Reproduce the entries shown below only from the line with "11 | 12 | 13 |" down to the line with "F | 8 | 13 | 18 |", keeping both end lines and copying each one exactly.
[[ MATERIAL TO PROCESS open ]]
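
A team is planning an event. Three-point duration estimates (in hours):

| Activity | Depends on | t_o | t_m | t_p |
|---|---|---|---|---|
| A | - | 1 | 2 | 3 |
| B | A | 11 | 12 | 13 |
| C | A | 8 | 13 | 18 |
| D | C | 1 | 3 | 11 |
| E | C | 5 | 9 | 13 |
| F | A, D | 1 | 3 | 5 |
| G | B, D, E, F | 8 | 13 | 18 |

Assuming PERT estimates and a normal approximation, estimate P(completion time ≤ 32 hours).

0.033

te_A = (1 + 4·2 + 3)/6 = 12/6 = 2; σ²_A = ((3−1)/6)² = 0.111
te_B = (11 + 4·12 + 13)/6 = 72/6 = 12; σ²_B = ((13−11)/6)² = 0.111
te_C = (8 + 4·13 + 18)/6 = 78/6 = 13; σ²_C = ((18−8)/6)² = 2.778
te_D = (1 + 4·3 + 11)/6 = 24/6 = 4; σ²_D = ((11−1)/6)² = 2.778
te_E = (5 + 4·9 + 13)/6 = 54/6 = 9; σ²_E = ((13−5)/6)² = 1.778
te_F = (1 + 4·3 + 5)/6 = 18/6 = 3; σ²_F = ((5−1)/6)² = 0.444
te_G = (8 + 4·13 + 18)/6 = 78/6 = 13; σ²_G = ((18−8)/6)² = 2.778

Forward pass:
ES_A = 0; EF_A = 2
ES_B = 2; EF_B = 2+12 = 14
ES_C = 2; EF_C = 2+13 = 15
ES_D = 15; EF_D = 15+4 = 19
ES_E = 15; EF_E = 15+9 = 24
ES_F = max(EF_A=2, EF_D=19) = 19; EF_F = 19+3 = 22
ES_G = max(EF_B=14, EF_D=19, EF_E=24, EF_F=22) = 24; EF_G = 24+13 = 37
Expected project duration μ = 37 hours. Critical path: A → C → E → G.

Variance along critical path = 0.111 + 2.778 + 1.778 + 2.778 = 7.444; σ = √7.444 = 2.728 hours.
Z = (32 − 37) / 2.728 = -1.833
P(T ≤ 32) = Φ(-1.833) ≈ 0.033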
[[ MATERIAL TO PROCESS closed ]]
[[ MATERIAL TO PROCESS open ]]
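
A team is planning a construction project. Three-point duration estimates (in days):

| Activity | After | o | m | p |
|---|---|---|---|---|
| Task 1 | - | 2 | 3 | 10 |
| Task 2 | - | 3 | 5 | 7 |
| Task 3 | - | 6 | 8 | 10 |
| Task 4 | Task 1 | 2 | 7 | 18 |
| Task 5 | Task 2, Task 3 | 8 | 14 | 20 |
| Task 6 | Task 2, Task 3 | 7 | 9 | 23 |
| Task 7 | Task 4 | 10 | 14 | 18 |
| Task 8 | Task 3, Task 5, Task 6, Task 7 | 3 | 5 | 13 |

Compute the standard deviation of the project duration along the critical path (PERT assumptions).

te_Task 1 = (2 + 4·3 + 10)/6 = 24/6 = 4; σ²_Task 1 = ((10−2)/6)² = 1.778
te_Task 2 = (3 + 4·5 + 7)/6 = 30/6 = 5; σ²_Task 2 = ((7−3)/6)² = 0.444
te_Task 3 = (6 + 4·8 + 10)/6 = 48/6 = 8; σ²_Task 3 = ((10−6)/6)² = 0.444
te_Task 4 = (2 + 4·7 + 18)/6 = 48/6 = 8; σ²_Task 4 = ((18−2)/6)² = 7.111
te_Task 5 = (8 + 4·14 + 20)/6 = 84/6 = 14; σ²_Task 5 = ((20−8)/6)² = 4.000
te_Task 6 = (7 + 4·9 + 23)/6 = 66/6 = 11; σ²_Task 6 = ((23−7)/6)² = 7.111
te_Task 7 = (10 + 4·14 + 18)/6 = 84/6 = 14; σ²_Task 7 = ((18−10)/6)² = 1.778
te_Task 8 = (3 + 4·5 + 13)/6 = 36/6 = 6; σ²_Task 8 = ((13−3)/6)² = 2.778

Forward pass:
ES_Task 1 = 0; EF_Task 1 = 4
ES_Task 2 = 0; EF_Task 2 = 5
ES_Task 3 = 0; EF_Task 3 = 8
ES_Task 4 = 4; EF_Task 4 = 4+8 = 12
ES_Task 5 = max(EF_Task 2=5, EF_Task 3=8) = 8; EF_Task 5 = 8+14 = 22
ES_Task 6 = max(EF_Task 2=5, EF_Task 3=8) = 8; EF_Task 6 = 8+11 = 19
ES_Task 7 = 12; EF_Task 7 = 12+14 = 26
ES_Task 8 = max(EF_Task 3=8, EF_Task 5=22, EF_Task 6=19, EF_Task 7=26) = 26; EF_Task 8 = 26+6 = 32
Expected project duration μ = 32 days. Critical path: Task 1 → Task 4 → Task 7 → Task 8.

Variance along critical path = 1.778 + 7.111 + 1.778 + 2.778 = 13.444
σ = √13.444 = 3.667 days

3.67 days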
[[ MATERIAL TO PROCESS closed ]]
● **RESPONSE AREA**:
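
| B | A | 11 | 12 | 13 |
| C | A | 8 | 13 | 18 |
| D | C | 1 | 3 | 11 |
| E | C | 5 | 9 | 13 |
| F | A, D | 1 | 3 | 5 |
| G | B, D, E, F | 8 | 13 | 18 |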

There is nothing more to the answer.